Requirement — The data that follows is to be given again, exactly as written.

· · ·

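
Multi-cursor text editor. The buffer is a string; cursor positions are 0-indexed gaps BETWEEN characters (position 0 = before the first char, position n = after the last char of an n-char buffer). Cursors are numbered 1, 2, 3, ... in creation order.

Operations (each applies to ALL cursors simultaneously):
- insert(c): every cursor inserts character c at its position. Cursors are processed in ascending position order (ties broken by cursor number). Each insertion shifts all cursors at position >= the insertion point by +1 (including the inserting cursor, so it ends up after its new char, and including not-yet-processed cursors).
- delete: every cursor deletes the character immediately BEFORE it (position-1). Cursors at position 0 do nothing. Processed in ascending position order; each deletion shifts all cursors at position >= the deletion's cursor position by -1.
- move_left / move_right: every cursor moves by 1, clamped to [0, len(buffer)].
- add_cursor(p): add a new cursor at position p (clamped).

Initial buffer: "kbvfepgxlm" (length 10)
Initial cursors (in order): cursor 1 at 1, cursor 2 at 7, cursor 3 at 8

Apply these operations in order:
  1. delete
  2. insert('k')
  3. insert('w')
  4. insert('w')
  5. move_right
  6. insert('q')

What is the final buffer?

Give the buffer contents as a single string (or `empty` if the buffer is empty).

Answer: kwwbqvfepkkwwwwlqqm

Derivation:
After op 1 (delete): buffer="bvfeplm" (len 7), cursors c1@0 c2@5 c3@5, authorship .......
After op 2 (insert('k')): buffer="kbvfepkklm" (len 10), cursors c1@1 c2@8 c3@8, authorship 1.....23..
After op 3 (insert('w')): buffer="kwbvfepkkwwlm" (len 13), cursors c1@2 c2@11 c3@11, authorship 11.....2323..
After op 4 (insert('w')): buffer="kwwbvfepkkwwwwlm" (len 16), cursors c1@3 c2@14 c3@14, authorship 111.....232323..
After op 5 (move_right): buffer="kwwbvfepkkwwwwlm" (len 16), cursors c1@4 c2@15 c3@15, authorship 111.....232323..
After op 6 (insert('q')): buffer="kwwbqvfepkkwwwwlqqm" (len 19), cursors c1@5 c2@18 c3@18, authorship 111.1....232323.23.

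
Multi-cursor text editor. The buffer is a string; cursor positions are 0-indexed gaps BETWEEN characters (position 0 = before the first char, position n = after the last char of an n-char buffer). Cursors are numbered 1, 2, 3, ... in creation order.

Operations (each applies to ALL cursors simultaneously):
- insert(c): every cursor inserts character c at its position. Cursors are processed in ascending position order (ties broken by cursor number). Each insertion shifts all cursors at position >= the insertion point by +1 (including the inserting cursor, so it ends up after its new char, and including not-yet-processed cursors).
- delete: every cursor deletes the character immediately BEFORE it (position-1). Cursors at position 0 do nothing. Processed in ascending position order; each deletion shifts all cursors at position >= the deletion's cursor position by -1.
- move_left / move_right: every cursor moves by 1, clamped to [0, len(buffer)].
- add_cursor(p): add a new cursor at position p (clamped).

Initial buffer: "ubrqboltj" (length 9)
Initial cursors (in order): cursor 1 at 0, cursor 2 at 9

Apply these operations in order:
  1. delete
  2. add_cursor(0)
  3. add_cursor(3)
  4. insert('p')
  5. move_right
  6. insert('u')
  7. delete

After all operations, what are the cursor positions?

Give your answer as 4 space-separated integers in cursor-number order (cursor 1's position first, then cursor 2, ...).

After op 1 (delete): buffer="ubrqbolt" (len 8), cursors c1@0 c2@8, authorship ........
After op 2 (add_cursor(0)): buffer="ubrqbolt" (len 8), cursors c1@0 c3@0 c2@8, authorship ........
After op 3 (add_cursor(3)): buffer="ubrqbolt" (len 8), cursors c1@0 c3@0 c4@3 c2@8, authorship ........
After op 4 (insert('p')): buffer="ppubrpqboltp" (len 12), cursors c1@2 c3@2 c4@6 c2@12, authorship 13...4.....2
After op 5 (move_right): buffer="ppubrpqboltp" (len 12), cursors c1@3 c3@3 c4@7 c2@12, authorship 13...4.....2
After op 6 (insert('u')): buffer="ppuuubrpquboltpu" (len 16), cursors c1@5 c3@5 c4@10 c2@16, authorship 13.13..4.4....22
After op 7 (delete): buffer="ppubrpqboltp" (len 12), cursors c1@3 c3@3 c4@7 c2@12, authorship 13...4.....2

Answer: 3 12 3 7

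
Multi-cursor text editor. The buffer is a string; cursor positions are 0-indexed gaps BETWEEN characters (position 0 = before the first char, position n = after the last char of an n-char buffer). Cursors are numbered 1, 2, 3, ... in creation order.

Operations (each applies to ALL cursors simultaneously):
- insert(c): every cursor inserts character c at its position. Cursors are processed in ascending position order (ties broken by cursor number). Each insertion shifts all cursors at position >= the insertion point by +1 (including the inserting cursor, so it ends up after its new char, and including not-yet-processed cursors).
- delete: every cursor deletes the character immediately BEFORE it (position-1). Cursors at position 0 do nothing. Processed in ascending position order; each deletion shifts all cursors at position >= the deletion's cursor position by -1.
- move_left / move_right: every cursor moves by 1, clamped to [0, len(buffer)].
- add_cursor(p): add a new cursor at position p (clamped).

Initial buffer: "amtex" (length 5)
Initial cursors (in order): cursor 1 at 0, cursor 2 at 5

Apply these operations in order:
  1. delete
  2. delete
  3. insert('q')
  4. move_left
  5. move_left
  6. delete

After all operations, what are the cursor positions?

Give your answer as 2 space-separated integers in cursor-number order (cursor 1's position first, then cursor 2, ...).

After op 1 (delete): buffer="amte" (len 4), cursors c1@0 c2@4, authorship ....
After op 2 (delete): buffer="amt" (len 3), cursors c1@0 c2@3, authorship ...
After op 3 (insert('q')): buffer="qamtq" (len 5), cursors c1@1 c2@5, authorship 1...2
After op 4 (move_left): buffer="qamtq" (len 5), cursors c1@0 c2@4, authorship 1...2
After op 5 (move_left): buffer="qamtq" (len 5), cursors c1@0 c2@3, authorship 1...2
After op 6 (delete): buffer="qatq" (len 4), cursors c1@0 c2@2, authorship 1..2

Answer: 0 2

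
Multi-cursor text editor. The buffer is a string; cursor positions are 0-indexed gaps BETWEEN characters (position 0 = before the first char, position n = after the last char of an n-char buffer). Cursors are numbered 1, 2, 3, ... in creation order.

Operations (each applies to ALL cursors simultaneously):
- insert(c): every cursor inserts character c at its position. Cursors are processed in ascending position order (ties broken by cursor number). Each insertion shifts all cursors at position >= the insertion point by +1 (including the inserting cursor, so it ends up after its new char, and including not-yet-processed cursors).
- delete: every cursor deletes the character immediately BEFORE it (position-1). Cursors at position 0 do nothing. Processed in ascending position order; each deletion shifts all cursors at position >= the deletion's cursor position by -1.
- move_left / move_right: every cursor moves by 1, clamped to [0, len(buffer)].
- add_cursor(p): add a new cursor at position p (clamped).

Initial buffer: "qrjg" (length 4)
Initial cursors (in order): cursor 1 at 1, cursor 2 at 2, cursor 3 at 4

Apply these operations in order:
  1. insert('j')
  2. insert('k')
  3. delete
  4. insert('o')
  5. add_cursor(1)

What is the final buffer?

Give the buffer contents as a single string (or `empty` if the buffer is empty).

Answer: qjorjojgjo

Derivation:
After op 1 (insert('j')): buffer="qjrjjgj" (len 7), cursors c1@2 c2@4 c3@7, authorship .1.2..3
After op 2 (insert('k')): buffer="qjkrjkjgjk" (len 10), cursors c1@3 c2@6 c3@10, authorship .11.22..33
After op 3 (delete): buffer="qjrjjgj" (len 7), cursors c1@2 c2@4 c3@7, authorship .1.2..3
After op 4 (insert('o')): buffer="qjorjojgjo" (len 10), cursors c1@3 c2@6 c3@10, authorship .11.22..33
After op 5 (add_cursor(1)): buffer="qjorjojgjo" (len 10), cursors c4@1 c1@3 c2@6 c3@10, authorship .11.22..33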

· · ·

Exercise answer —
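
Multi-cursor text editor. The buffer is a string; cursor positions are 0-indexed gaps BETWEEN characters (position 0 = before the first char, position n = after the last char of an n-char buffer). Cursors are numbered 1, 2, 3, ... in creation order.

Operations (each applies to ALL cursors simultaneously):
- insert(c): every cursor inserts character c at its position. Cursors are processed in ascending position order (ties broken by cursor number). Each insertion shifts all cursors at position >= the insertion point by +1 (including the inserting cursor, so it ends up after its new char, and including not-yet-processed cursors).
- delete: every cursor deletes the character immediately BEFORE it (position-1). Cursors at position 0 do nothing. Processed in ascending position order; each deletion shifts all cursors at position >= the deletion's cursor position by -1.
- move_left / move_right: every cursor moves by 1, clamped to [0, len(buffer)].
- add_cursor(p): add a new cursor at position p (clamped).

Initial buffer: "kbvfepgxlm" (length 10)
Initial cursors (in order): cursor 1 at 1, cursor 2 at 7, cursor 3 at 8

Apply these operations in order:
  1. delete
  2. insert('k')
  3. insert('w')
  4. insert('w')
  5. move_right
  6. insert('q')

What is the final buffer?

Give the buffer contents as a single string (or `empty` if the buffer is empty).

Answer: kwwbqvfepkkwwwwlqqm

Derivation:
After op 1 (delete): buffer="bvfeplm" (len 7), cursors c1@0 c2@5 c3@5, authorship .......
After op 2 (insert('k')): buffer="kbvfepkklm" (len 10), cursors c1@1 c2@8 c3@8, authorship 1.....23..
After op 3 (insert('w')): buffer="kwbvfepkkwwlm" (len 13), cursors c1@2 c2@11 c3@11, authorship 11.....2323..
After op 4 (insert('w')): buffer="kwwbvfepkkwwwwlm" (len 16), cursors c1@3 c2@14 c3@14, authorship 111.....232323..
After op 5 (move_right): buffer="kwwbvfepkkwwwwlm" (len 16), cursors c1@4 c2@15 c3@15, authorship 111.....232323..
After op 6 (insert('q')): buffer="kwwbqvfepkkwwwwlqqm" (len 19), cursors c1@5 c2@18 c3@18, authorship 111.1....232323.23.

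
Multi-cursor text editor. The buffer is a string; cursor positions are 0-indexed gaps BETWEEN characters (position 0 = before the first char, position n = after the last char of an n-char buffer). Cursors are numbered 1, 2, 3, ... in creation order.

Operations (each applies to ALL cursors simultaneously):
- insert(c): every cursor inserts character c at its position. Cursors are processed in ascending position order (ties broken by cursor number). Each insertion shifts all cursors at position >= the insertion point by +1 (including the inserting cursor, so it ends up after its new char, and including not-yet-processed cursors).
- delete: every cursor deletes the character immediately BEFORE it (position-1). Cursors at position 0 do nothing. Processed in ascending position order; each deletion shifts all cursors at position >= the deletion's cursor position by -1.
- move_left / move_right: every cursor moves by 1, clamped to [0, len(buffer)].
- add_cursor(p): add a new cursor at position p (clamped).

Initial buffer: "ubrqboltj" (length 9)
Initial cursors (in order): cursor 1 at 0, cursor 2 at 9

Apply these operations in order:
  1. delete
  2. add_cursor(0)
  3. add_cursor(3)
  4. insert('p')
  5. move_right
  6. insert('u')
  7. delete

After all operations, what are the cursor positions?

Give your answer as 4 space-separated integers in cursor-number order (cursor 1's position first, then cursor 2, ...).

After op 1 (delete): buffer="ubrqbolt" (len 8), cursors c1@0 c2@8, authorship ........
After op 2 (add_cursor(0)): buffer="ubrqbolt" (len 8), cursors c1@0 c3@0 c2@8, authorship ........
After op 3 (add_cursor(3)): buffer="ubrqbolt" (len 8), cursors c1@0 c3@0 c4@3 c2@8, authorship ........
After op 4 (insert('p')): buffer="ppubrpqboltp" (len 12), cursors c1@2 c3@2 c4@6 c2@12, authorship 13...4.....2
After op 5 (move_right): buffer="ppubrpqboltp" (len 12), cursors c1@3 c3@3 c4@7 c2@12, authorship 13...4.....2
After op 6 (insert('u')): buffer="ppuuubrpquboltpu" (len 16), cursors c1@5 c3@5 c4@10 c2@16, authorship 13.13..4.4....22
After op 7 (delete): buffer="ppubrpqboltp" (len 12), cursors c1@3 c3@3 c4@7 c2@12, authorship 13...4.....2

Answer: 3 12 3 7

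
Multi-cursor text editor. The buffer is a string; cursor positions are 0-indexed gaps BETWEEN characters (position 0 = before the first char, position n = after the last char of an n-char buffer). Cursors are numbered 1, 2, 3, ... in creation order.

Operations (each applies to ALL cursors simultaneously):
- insert(c): every cursor inserts character c at its position. Cursors are processed in ascending position order (ties broken by cursor number). Each insertion shifts all cursors at position >= the insertion point by +1 (including the inserting cursor, so it ends up after its new char, and including not-yet-processed cursors).
- delete: every cursor deletes the character immediately BEFORE it (position-1). Cursors at position 0 do nothing. Processed in ascending position order; each deletion shifts all cursors at position >= the deletion's cursor position by -1.
- move_left / move_right: every cursor moves by 1, clamped to [0, len(buffer)].
- add_cursor(p): add a new cursor at position p (clamped).

Initial buffer: "amtex" (length 5)
Initial cursors (in order): cursor 1 at 0, cursor 2 at 5

Apply these operations in order:
  1. delete
  2. delete
  3. insert('q')
  4. move_left
  5. move_left
  6. delete

After all operations, what are the cursor positions?

Give your answer as 2 space-separated integers in cursor-number order (cursor 1's position first, then cursor 2, ...).

After op 1 (delete): buffer="amte" (len 4), cursors c1@0 c2@4, authorship ....
After op 2 (delete): buffer="amt" (len 3), cursors c1@0 c2@3, authorship ...
After op 3 (insert('q')): buffer="qamtq" (len 5), cursors c1@1 c2@5, authorship 1...2
After op 4 (move_left): buffer="qamtq" (len 5), cursors c1@0 c2@4, authorship 1...2
After op 5 (move_left): buffer="qamtq" (len 5), cursors c1@0 c2@3, authorship 1...2
After op 6 (delete): buffer="qatq" (len 4), cursors c1@0 c2@2, authorship 1..2

Answer: 0 2

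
Multi-cursor text editor. The buffer is a string; cursor positions are 0-indexed gaps BETWEEN characters (position 0 = before the first char, position n = after the last char of an n-char buffer). Cursors are numbered 1, 2, 3, ... in creation order.

Operations (each applies to ALL cursors simultaneously):
- insert(c): every cursor inserts character c at its position. Cursors are processed in ascending position order (ties broken by cursor number). Each insertion shifts all cursors at position >= the insertion point by +1 (including the inserting cursor, so it ends up after its new char, and including not-yet-processed cursors).
- delete: every cursor deletes the character immediately BEFORE it (position-1). Cursors at position 0 do nothing. Processed in ascending position order; each deletion shifts all cursors at position >= the deletion's cursor position by -1.
- move_left / move_right: every cursor moves by 1, clamped to [0, len(buffer)].
- add_cursor(p): add a new cursor at position p (clamped).

Initial buffer: "qrjg" (length 4)
Initial cursors (in order): cursor 1 at 1, cursor 2 at 2, cursor 3 at 4

Apply these operations in order:
  1. insert('j')
  2. insert('k')
  3. delete
  4. insert('o')
  5. add_cursor(1)

What is the final buffer?

Give the buffer contents as a single string (or `empty` if the buffer is empty).

Answer: qjorjojgjo

Derivation:
After op 1 (insert('j')): buffer="qjrjjgj" (len 7), cursors c1@2 c2@4 c3@7, authorship .1.2..3
After op 2 (insert('k')): buffer="qjkrjkjgjk" (len 10), cursors c1@3 c2@6 c3@10, authorship .11.22..33
After op 3 (delete): buffer="qjrjjgj" (len 7), cursors c1@2 c2@4 c3@7, authorship .1.2..3
After op 4 (insert('o')): buffer="qjorjojgjo" (len 10), cursors c1@3 c2@6 c3@10, authorship .11.22..33
After op 5 (add_cursor(1)): buffer="qjorjojgjo" (len 10), cursors c4@1 c1@3 c2@6 c3@10, authorship .11.22..33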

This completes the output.